=== MATERIAL SHOWN ===
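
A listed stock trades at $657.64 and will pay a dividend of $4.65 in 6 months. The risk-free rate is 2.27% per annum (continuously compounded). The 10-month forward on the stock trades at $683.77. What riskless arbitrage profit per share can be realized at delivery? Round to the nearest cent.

$18.26 per share

PV(dividends) I = 4.65·e^(−0.0227·6/12) = 4.5975
Fair forward F* = (S − I)·e^(rT) = (657.64 − 4.5975)·e^0.018917 = 653.0425 × 1.019097 = 665.5137
Market $683.77 > fair 665.5137: forward overpriced → cash-and-carry (borrow at r, buy the stock and collect the dividends, short the forward).
Profit at T = |F_mkt − F*| = |683.77 − 665.5137| = $18.26 per share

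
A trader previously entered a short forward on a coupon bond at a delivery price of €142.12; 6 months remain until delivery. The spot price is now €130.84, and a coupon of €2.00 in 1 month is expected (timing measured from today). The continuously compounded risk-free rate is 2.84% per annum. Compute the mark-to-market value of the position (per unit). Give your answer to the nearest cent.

€11.27

PV(remaining coupons) I = 2.00·e^(−0.0284·1/12) = 1.9953
Current forward F = (S − I)·e^(rT) = (130.84 − 1.9953)·e^(0.0284·6/12) = 128.8447 × 1.014301 = 130.6873
Value (long) = (F − K)·e^(−rT) = (130.6873 − 142.12) × 0.985900 = -11.2715
Short position value = −(long value) = €11.27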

=== EXERCISE DETAILS ===
Make a precise copy of the records in their entirety.

=== REPLY TO THE TASK ===
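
A listed stock trades at $657.64 and will pay a dividend of $4.65 in 6 months. The risk-free rate is 2.27% per annum (continuously compounded). The 10-month forward on the stock trades at $683.77. What riskless arbitrage profit per share can be realized at delivery? Round to the nearest cent.

$18.26 per share

PV(dividends) I = 4.65·e^(−0.0227·6/12) = 4.5975
Fair forward F* = (S − I)·e^(rT) = (657.64 − 4.5975)·e^0.018917 = 653.0425 × 1.019097 = 665.5137
Market $683.77 > fair 665.5137: forward overpriced → cash-and-carry (borrow at r, buy the stock and collect the dividends, short the forward).
Profit at T = |F_mkt − F*| = |683.77 − 665.5137| = $18.26 per share

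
A trader previously entered a short forward on a coupon bond at a delivery price of €142.12; 6 months remain until delivery. The spot price is now €130.84, and a coupon of €2.00 in 1 month is expected (timing measured from today). The continuously compounded risk-free rate is 2.84% per annum. Compute the mark-to-market value of the position (per unit). Give your answer to the nearest cent.

€11.27

PV(remaining coupons) I = 2.00·e^(−0.0284·1/12) = 1.9953
Current forward F = (S − I)·e^(rT) = (130.84 − 1.9953)·e^(0.0284·6/12) = 128.8447 × 1.014301 = 130.6873
Value (long) = (F − K)·e^(−rT) = (130.6873 − 142.12) × 0.985900 = -11.2715
Short position value = −(long value) = €11.27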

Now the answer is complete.